* _Instructions to follow_: Without altering anything, repeat each of the records.

(Record excerpts begins)

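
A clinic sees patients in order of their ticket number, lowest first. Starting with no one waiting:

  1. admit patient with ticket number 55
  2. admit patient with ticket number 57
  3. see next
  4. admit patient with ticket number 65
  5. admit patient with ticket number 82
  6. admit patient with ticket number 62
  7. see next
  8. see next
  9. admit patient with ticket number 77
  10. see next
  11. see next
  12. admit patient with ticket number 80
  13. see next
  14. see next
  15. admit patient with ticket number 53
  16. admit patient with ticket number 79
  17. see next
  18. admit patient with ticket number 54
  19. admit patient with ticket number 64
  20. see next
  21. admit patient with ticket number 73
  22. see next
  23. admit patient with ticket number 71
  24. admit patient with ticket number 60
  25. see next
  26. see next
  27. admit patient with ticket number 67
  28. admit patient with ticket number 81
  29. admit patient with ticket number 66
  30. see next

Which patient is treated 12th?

insert 55 → {55}
insert 57 → {55, 57}
see next → 55; now {57}
insert 65 → {57, 65}
insert 82 → {57, 65, 82}
insert 62 → {57, 62, 65, 82}
see next → 57; now {62, 65, 82}
see next → 62; now {65, 82}
insert 77 → {65, 77, 82}
see next → 65; now {77, 82}
see next → 77; now {82}
insert 80 → {80, 82}
see next → 80; now {82}
see next → 82; now {}
insert 53 → {53}
insert 79 → {53, 79}
see next → 53; now {79}
insert 54 → {54, 79}
insert 64 → {54, 64, 79}
see next → 54; now {64, 79}
insert 73 → {64, 73, 79}
see next → 64; now {73, 79}
insert 71 → {71, 73, 79}
insert 60 → {60, 71, 73, 79}
see next → 60; now {71, 73, 79}
see next → 71; now {73, 79}
insert 67 → {67, 73, 79}
insert 81 → {67, 73, 79, 81}
insert 66 → {66, 67, 73, 79, 81}
see next → 66; now {67, 73, 79, 81}

71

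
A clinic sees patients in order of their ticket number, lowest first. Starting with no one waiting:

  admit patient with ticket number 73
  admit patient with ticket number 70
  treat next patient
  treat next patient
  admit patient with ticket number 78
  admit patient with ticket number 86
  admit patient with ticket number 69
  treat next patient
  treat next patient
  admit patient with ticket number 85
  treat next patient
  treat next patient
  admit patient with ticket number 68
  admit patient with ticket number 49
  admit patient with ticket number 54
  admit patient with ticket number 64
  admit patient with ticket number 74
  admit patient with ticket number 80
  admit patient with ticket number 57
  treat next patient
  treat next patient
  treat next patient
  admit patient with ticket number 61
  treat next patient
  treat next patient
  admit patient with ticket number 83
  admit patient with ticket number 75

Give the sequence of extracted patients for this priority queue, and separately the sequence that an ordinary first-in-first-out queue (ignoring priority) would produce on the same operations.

priority queue: 70, 73, 69, 78, 85, 86, 49, 54, 57, 61, 64; FIFO queue: [73, 70, 78, 86, 69, 85, 68, 49, 54, 64, 74]

insert 73 → {73}
insert 70 → {70, 73}
treat next patient → 70; now {73}
treat next patient → 73; now {}
insert 78 → {78}
insert 86 → {78, 86}
insert 69 → {69, 78, 86}
treat next patient → 69; now {78, 86}
treat next patient → 78; now {86}
insert 85 → {85, 86}
treat next patient → 85; now {86}
treat next patient → 86; now {}
insert 68 → {68}
insert 49 → {49, 68}
insert 54 → {49, 54, 68}
insert 64 → {49, 54, 64, 68}
insert 74 → {49, 54, 64, 68, 74}
insert 80 → {49, 54, 64, 68, 74, 80}
insert 57 → {49, 54, 57, 64, 68, 74, 80}
treat next patient → 49; now {54, 57, 64, 68, 74, 80}
treat next patient → 54; now {57, 64, 68, 74, 80}
treat next patient → 57; now {64, 68, 74, 80}
insert 61 → {61, 64, 68, 74, 80}
treat next patient → 61; now {64, 68, 74, 80}
treat next patient → 64; now {68, 74, 80}
insert 83 → {68, 74, 80, 83}
insert 75 → {68, 74, 75, 80, 83}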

(Record excerpts ends)

* _Written answer_:
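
A clinic sees patients in order of their ticket number, lowest first. Starting with no one waiting:

  1. admit patient with ticket number 55
  2. admit patient with ticket number 57
  3. see next
  4. admit patient with ticket number 65
  5. admit patient with ticket number 82
  6. admit patient with ticket number 62
  7. see next
  8. see next
  9. admit patient with ticket number 77
  10. see next
  11. see next
  12. admit patient with ticket number 80
  13. see next
  14. see next
  15. admit patient with ticket number 53
  16. admit patient with ticket number 79
  17. see next
  18. admit patient with ticket number 54
  19. admit patient with ticket number 64
  20. see next
  21. admit patient with ticket number 73
  22. see next
  23. admit patient with ticket number 71
  24. admit patient with ticket number 60
  25. see next
  26. see next
  27. admit patient with ticket number 67
  28. admit patient with ticket number 81
  29. admit patient with ticket number 66
  30. see next

Which patient is treated 12th?

insert 55 → {55}
insert 57 → {55, 57}
see next → 55; now {57}
insert 65 → {57, 65}
insert 82 → {57, 65, 82}
insert 62 → {57, 62, 65, 82}
see next → 57; now {62, 65, 82}
see next → 62; now {65, 82}
insert 77 → {65, 77, 82}
see next → 65; now {77, 82}
see next → 77; now {82}
insert 80 → {80, 82}
see next → 80; now {82}
see next → 82; now {}
insert 53 → {53}
insert 79 → {53, 79}
see next → 53; now {79}
insert 54 → {54, 79}
insert 64 → {54, 64, 79}
see next → 54; now {64, 79}
insert 73 → {64, 73, 79}
see next → 64; now {73, 79}
insert 71 → {71, 73, 79}
insert 60 → {60, 71, 73, 79}
see next → 60; now {71, 73, 79}
see next → 71; now {73, 79}
insert 67 → {67, 73, 79}
insert 81 → {67, 73, 79, 81}
insert 66 → {66, 67, 73, 79, 81}
see next → 66; now {67, 73, 79, 81}

71

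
A clinic sees patients in order of their ticket number, lowest first. Starting with no one waiting:

  admit patient with ticket number 73
  admit patient with ticket number 70
  treat next patient
  treat next patient
  admit patient with ticket number 78
  admit patient with ticket number 86
  admit patient with ticket number 69
  treat next patient
  treat next patient
  admit patient with ticket number 85
  treat next patient
  treat next patient
  admit patient with ticket number 68
  admit patient with ticket number 49
  admit patient with ticket number 54
  admit patient with ticket number 64
  admit patient with ticket number 74
  admit patient with ticket number 80
  admit patient with ticket number 57
  treat next patient
  treat next patient
  treat next patient
  admit patient with ticket number 61
  treat next patient
  treat next patient
  admit patient with ticket number 83
  admit patient with ticket number 75

Give the sequence of extracted patients for this priority queue, and separately the sequence that an ordinary first-in-first-out queue (ignoring priority) would produce on the same operations.

priority queue: 70, 73, 69, 78, 85, 86, 49, 54, 57, 61, 64; FIFO queue: [73, 70, 78, 86, 69, 85, 68, 49, 54, 64, 74]

insert 73 → {73}
insert 70 → {70, 73}
treat next patient → 70; now {73}
treat next patient → 73; now {}
insert 78 → {78}
insert 86 → {78, 86}
insert 69 → {69, 78, 86}
treat next patient → 69; now {78, 86}
treat next patient → 78; now {86}
insert 85 → {85, 86}
treat next patient → 85; now {86}
treat next patient → 86; now {}
insert 68 → {68}
insert 49 → {49, 68}
insert 54 → {49, 54, 68}
insert 64 → {49, 54, 64, 68}
insert 74 → {49, 54, 64, 68, 74}
insert 80 → {49, 54, 64, 68, 74, 80}
insert 57 → {49, 54, 57, 64, 68, 74, 80}
treat next patient → 49; now {54, 57, 64, 68, 74, 80}
treat next patient → 54; now {57, 64, 68, 74, 80}
treat next patient → 57; now {64, 68, 74, 80}
insert 61 → {61, 64, 68, 74, 80}
treat next patient → 61; now {64, 68, 74, 80}
treat next patient → 64; now {68, 74, 80}
insert 83 → {68, 74, 80, 83}
insert 75 → {68, 74, 75, 80, 83}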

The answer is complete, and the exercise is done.